==== Source data ====

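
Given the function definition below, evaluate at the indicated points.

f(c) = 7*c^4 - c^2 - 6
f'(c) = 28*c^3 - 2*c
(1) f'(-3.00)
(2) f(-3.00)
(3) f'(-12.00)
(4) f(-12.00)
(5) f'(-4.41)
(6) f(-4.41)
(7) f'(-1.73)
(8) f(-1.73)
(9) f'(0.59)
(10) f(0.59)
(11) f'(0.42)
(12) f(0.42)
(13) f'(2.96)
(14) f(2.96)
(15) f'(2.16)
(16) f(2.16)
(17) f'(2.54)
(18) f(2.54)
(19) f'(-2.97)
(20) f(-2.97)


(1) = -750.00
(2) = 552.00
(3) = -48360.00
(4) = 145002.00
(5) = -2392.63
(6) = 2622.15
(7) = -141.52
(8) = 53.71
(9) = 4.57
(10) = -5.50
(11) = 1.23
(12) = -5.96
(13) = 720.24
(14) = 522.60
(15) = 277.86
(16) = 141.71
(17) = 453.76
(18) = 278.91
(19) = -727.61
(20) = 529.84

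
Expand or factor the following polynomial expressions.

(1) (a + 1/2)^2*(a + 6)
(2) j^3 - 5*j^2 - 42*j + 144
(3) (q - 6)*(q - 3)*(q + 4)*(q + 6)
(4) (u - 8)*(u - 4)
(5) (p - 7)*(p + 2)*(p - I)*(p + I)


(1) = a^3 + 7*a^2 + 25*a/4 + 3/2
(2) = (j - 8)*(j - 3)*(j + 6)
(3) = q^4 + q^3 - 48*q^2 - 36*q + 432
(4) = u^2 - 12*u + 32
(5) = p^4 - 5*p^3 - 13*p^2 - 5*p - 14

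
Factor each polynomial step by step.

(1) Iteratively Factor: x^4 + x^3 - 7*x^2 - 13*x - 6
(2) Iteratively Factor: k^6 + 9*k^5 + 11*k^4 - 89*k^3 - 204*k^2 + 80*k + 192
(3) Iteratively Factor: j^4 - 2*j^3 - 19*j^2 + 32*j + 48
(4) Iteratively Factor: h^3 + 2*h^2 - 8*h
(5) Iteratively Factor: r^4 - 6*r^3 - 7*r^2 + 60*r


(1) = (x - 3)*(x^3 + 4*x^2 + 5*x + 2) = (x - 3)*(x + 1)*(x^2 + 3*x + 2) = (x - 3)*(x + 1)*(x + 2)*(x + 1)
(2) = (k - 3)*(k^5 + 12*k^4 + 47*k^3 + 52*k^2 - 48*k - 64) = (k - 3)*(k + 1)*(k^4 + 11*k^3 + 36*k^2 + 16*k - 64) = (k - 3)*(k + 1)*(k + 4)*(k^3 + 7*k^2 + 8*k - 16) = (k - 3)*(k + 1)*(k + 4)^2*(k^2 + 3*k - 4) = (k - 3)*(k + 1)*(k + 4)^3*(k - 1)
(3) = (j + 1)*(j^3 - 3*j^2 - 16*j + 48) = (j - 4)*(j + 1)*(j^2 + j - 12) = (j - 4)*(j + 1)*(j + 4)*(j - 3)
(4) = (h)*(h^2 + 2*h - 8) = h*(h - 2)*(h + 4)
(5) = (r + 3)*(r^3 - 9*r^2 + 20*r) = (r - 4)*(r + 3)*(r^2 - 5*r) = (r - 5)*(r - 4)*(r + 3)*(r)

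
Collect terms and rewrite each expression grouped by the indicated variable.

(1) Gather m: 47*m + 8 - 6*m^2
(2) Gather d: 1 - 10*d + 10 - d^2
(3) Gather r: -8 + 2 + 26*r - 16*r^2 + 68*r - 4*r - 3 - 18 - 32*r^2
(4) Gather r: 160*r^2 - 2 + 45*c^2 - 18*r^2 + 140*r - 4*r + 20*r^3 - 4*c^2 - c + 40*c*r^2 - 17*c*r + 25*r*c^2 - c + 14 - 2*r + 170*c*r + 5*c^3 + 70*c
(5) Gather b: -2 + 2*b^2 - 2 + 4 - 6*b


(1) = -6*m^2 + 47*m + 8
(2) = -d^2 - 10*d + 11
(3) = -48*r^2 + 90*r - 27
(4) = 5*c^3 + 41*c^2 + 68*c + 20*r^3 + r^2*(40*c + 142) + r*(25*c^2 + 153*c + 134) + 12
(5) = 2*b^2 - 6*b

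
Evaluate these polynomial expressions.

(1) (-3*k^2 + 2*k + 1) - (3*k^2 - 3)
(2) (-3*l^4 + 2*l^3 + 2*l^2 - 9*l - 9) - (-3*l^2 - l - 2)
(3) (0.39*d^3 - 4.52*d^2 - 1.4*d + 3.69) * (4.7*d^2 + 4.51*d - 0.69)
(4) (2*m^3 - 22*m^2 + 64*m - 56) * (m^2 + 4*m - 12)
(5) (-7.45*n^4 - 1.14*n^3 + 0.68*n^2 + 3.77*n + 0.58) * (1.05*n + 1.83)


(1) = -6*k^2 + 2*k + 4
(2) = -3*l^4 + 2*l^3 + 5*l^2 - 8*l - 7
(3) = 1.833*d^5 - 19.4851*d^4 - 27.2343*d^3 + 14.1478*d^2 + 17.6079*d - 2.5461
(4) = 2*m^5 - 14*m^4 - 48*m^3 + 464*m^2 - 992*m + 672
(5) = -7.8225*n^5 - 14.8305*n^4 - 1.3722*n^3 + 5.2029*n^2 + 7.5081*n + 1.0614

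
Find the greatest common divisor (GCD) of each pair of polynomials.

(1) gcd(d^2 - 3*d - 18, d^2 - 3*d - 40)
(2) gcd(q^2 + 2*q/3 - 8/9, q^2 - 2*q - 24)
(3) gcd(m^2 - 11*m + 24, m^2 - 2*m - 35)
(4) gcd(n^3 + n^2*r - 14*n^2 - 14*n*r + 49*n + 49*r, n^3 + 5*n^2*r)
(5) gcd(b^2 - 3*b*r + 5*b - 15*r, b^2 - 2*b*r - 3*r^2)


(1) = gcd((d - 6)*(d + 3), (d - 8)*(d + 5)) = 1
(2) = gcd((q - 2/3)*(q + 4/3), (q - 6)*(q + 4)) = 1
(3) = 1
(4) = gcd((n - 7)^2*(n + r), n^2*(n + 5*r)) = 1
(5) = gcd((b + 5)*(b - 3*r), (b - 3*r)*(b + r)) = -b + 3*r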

====

Brief: Would you restate the entries word for word, omitting none?

Solution:
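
Given the function definition below, evaluate at the indicated points.

f(c) = 7*c^4 - c^2 - 6
f'(c) = 28*c^3 - 2*c
(1) f'(-3.00)
(2) f(-3.00)
(3) f'(-12.00)
(4) f(-12.00)
(5) f'(-4.41)
(6) f(-4.41)
(7) f'(-1.73)
(8) f(-1.73)
(9) f'(0.59)
(10) f(0.59)
(11) f'(0.42)
(12) f(0.42)
(13) f'(2.96)
(14) f(2.96)
(15) f'(2.16)
(16) f(2.16)
(17) f'(2.54)
(18) f(2.54)
(19) f'(-2.97)
(20) f(-2.97)


(1) = -750.00
(2) = 552.00
(3) = -48360.00
(4) = 145002.00
(5) = -2392.63
(6) = 2622.15
(7) = -141.52
(8) = 53.71
(9) = 4.57
(10) = -5.50
(11) = 1.23
(12) = -5.96
(13) = 720.24
(14) = 522.60
(15) = 277.86
(16) = 141.71
(17) = 453.76
(18) = 278.91
(19) = -727.61
(20) = 529.84

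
Expand or factor the following polynomial expressions.

(1) (a + 1/2)^2*(a + 6)
(2) j^3 - 5*j^2 - 42*j + 144
(3) (q - 6)*(q - 3)*(q + 4)*(q + 6)
(4) (u - 8)*(u - 4)
(5) (p - 7)*(p + 2)*(p - I)*(p + I)


(1) = a^3 + 7*a^2 + 25*a/4 + 3/2
(2) = (j - 8)*(j - 3)*(j + 6)
(3) = q^4 + q^3 - 48*q^2 - 36*q + 432
(4) = u^2 - 12*u + 32
(5) = p^4 - 5*p^3 - 13*p^2 - 5*p - 14

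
Factor each polynomial step by step.

(1) Iteratively Factor: x^4 + x^3 - 7*x^2 - 13*x - 6
(2) Iteratively Factor: k^6 + 9*k^5 + 11*k^4 - 89*k^3 - 204*k^2 + 80*k + 192
(3) Iteratively Factor: j^4 - 2*j^3 - 19*j^2 + 32*j + 48
(4) Iteratively Factor: h^3 + 2*h^2 - 8*h
(5) Iteratively Factor: r^4 - 6*r^3 - 7*r^2 + 60*r


(1) = (x - 3)*(x^3 + 4*x^2 + 5*x + 2) = (x - 3)*(x + 1)*(x^2 + 3*x + 2) = (x - 3)*(x + 1)*(x + 2)*(x + 1)
(2) = (k - 3)*(k^5 + 12*k^4 + 47*k^3 + 52*k^2 - 48*k - 64) = (k - 3)*(k + 1)*(k^4 + 11*k^3 + 36*k^2 + 16*k - 64) = (k - 3)*(k + 1)*(k + 4)*(k^3 + 7*k^2 + 8*k - 16) = (k - 3)*(k + 1)*(k + 4)^2*(k^2 + 3*k - 4) = (k - 3)*(k + 1)*(k + 4)^3*(k - 1)
(3) = (j + 1)*(j^3 - 3*j^2 - 16*j + 48) = (j - 4)*(j + 1)*(j^2 + j - 12) = (j - 4)*(j + 1)*(j + 4)*(j - 3)
(4) = (h)*(h^2 + 2*h - 8) = h*(h - 2)*(h + 4)
(5) = (r + 3)*(r^3 - 9*r^2 + 20*r) = (r - 4)*(r + 3)*(r^2 - 5*r) = (r - 5)*(r - 4)*(r + 3)*(r)

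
Collect terms and rewrite each expression grouped by the indicated variable.

(1) Gather m: 47*m + 8 - 6*m^2
(2) Gather d: 1 - 10*d + 10 - d^2
(3) Gather r: -8 + 2 + 26*r - 16*r^2 + 68*r - 4*r - 3 - 18 - 32*r^2
(4) Gather r: 160*r^2 - 2 + 45*c^2 - 18*r^2 + 140*r - 4*r + 20*r^3 - 4*c^2 - c + 40*c*r^2 - 17*c*r + 25*r*c^2 - c + 14 - 2*r + 170*c*r + 5*c^3 + 70*c
(5) Gather b: -2 + 2*b^2 - 2 + 4 - 6*b


(1) = -6*m^2 + 47*m + 8
(2) = -d^2 - 10*d + 11
(3) = -48*r^2 + 90*r - 27
(4) = 5*c^3 + 41*c^2 + 68*c + 20*r^3 + r^2*(40*c + 142) + r*(25*c^2 + 153*c + 134) + 12
(5) = 2*b^2 - 6*b

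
Evaluate these polynomial expressions.

(1) (-3*k^2 + 2*k + 1) - (3*k^2 - 3)
(2) (-3*l^4 + 2*l^3 + 2*l^2 - 9*l - 9) - (-3*l^2 - l - 2)
(3) (0.39*d^3 - 4.52*d^2 - 1.4*d + 3.69) * (4.7*d^2 + 4.51*d - 0.69)
(4) (2*m^3 - 22*m^2 + 64*m - 56) * (m^2 + 4*m - 12)
(5) (-7.45*n^4 - 1.14*n^3 + 0.68*n^2 + 3.77*n + 0.58) * (1.05*n + 1.83)


(1) = -6*k^2 + 2*k + 4
(2) = -3*l^4 + 2*l^3 + 5*l^2 - 8*l - 7
(3) = 1.833*d^5 - 19.4851*d^4 - 27.2343*d^3 + 14.1478*d^2 + 17.6079*d - 2.5461
(4) = 2*m^5 - 14*m^4 - 48*m^3 + 464*m^2 - 992*m + 672
(5) = -7.8225*n^5 - 14.8305*n^4 - 1.3722*n^3 + 5.2029*n^2 + 7.5081*n + 1.0614

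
Find the greatest common divisor (GCD) of each pair of polynomials.

(1) gcd(d^2 - 3*d - 18, d^2 - 3*d - 40)
(2) gcd(q^2 + 2*q/3 - 8/9, q^2 - 2*q - 24)
(3) gcd(m^2 - 11*m + 24, m^2 - 2*m - 35)
(4) gcd(n^3 + n^2*r - 14*n^2 - 14*n*r + 49*n + 49*r, n^3 + 5*n^2*r)
(5) gcd(b^2 - 3*b*r + 5*b - 15*r, b^2 - 2*b*r - 3*r^2)


(1) = gcd((d - 6)*(d + 3), (d - 8)*(d + 5)) = 1
(2) = gcd((q - 2/3)*(q + 4/3), (q - 6)*(q + 4)) = 1
(3) = 1
(4) = gcd((n - 7)^2*(n + r), n^2*(n + 5*r)) = 1
(5) = gcd((b + 5)*(b - 3*r), (b - 3*r)*(b + r)) = -b + 3*r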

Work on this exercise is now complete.